▶ **Exercise prompt**: Please reproduce exactly the line that contains "Two normal faults" and every line after it through the end of the records below, adding nothing else.

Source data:
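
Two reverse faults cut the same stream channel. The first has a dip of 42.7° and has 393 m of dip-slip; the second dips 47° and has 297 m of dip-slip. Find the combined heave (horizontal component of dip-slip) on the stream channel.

491 m

heave_A = 393 × cos(42.7°) = 288.8 m
heave_B = 297 × cos(47°) = 202.6 m
total = 288.8 + 202.6 = 491 m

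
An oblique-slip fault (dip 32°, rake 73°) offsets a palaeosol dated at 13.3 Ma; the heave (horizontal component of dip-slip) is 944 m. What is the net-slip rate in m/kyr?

0.0875 m/kyr

dip-slip = heave / cos(dip) = 944 / cos(32°) = 1113 m
net slip = dip-slip / sin(rake) = 1113 / sin(73°) = 1164 m
rate = 1164 m / 13.3 Ma = 0.0000875 m/yr = 0.0875 m/kyr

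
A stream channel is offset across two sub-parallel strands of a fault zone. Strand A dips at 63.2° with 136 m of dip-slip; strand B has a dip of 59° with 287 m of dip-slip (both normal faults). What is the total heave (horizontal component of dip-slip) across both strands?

209 m

heave_A = 136 × cos(63.2°) = 61.32 m
heave_B = 287 × cos(59°) = 147.8 m
total = 61.32 + 147.8 = 209 m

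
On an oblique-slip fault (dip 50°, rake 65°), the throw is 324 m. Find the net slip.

dip-slip = throw / sin(dip) = 324 / sin(50°) = 423 m
net slip = dip-slip / sin(rake) = 423 / sin(65°) = 467 m

467 m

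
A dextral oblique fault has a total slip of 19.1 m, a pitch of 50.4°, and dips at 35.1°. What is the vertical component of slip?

dip-slip = net slip × sin(rake) = 19.1 m × sin(50.4°) = 14.72 m
throw = dip-slip × sin(dip) = 14.72 × sin(35.1°) = 8.46 m

8.46 m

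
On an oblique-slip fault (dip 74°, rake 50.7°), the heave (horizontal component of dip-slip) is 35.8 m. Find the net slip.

dip-slip = heave / cos(dip) = 35.8 / cos(74°) = 129.9 m
net slip = dip-slip / sin(rake) = 129.9 / sin(50.7°) = 168 m

168 m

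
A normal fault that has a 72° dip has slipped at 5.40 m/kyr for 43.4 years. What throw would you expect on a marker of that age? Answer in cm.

22.3 cm

dip-slip = rate × time = 5.40 m/kyr × 43.4 years = 0.2344 m
throw = dip-slip × sin(dip) = 0.2344 × sin(72°) = 0.223 m = 22.3 cm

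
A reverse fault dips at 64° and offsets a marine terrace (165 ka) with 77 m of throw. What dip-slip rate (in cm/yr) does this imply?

0.0519 cm/yr

dip-slip = throw / sin(dip) = 77 m / sin(64°) = 85.67 m
rate = 85.67 m / 165 ka = 0.000519 m/yr = 0.0519 cm/yr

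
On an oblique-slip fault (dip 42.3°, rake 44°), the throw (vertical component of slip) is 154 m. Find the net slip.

329 m

dip-slip = throw / sin(dip) = 154 / sin(42.3°) = 228.8 m
net slip = dip-slip / sin(rake) = 228.8 / sin(44°) = 329 m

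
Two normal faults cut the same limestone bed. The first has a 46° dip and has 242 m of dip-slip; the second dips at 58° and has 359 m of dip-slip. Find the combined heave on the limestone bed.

heave_A = 242 × cos(46°) = 168.1 m
heave_B = 359 × cos(58°) = 190.2 m
total = 168.1 + 190.2 = 358 m

358 m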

▶ **Exercise result**:
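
Two normal faults cut the same limestone bed. The first has a 46° dip and has 242 m of dip-slip; the second dips at 58° and has 359 m of dip-slip. Find the combined heave on the limestone bed.

heave_A = 242 × cos(46°) = 168.1 m
heave_B = 359 × cos(58°) = 190.2 m
total = 168.1 + 190.2 = 358 m

358 m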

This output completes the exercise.